Reproduce exactly the lines below from the one containing "d = [-1, 8, -4, 2, -5, 2, 2, 7, 8, 1]" through the one containing "Perform a two-sided", including both, and nothing else.
Start of Block
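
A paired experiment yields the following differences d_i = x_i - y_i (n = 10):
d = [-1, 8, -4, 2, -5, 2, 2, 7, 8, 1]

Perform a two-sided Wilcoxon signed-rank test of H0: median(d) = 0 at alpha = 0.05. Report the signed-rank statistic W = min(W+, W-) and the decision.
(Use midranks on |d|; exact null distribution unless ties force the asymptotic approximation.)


Step 1: Drop any zero differences (none here) and take |d_i|.
|d| = [1, 8, 4, 2, 5, 2, 2, 7, 8, 1]
Step 2: Midrank |d_i| (ties get averaged ranks).
ranks: |1|->1.5, |8|->9.5, |4|->6, |2|->4, |5|->7, |2|->4, |2|->4, |7|->8, |8|->9.5, |1|->1.5
Step 3: Attach original signs; sum ranks with positive sign and with negative sign.
W+ = 9.5 + 4 + 4 + 4 + 8 + 9.5 + 1.5 = 40.5
W- = 1.5 + 6 + 7 = 14.5
(Check: W+ + W- = 55 should equal n(n+1)/2 = 55.)
Step 4: Test statistic W = min(W+, W-) = 14.5.
Step 5: Ties in |d|, so use the tie-corrected normal approximation.
        E[W] = n(n+1)/4 = 10*11/4 = 27.5.
        Tie groups: |d|=1 (t=2), |d|=2 (t=3), |d|=8 (t=2); sum(t^3 - t) = 36.
        Var[W] = n(n+1)(2n+1)/24 - sum(t^3-t)/48 = 2310/24 - 36/48 = 95.5.
        z = (W - E[W]) / sqrt(Var[W]) = (14.5 - 27.5) / 9.7724 = -1.3303.
        Two-sided p = 2*Phi(z) = 0.183427.
Step 6: alpha = 0.05. fail to reject H0.

W+ = 40.5, W- = 14.5, W = min = 14.5, p = 0.183427, fail to reject H0.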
End of Block
Problem solution →
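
d = [-1, 8, -4, 2, -5, 2, 2, 7, 8, 1]

Perform a two-sided Wilcoxon signed-rank test of H0: median(d) = 0 at alpha = 0.05. Report the signed-rank statistic W = min(W+, W-) and the decision.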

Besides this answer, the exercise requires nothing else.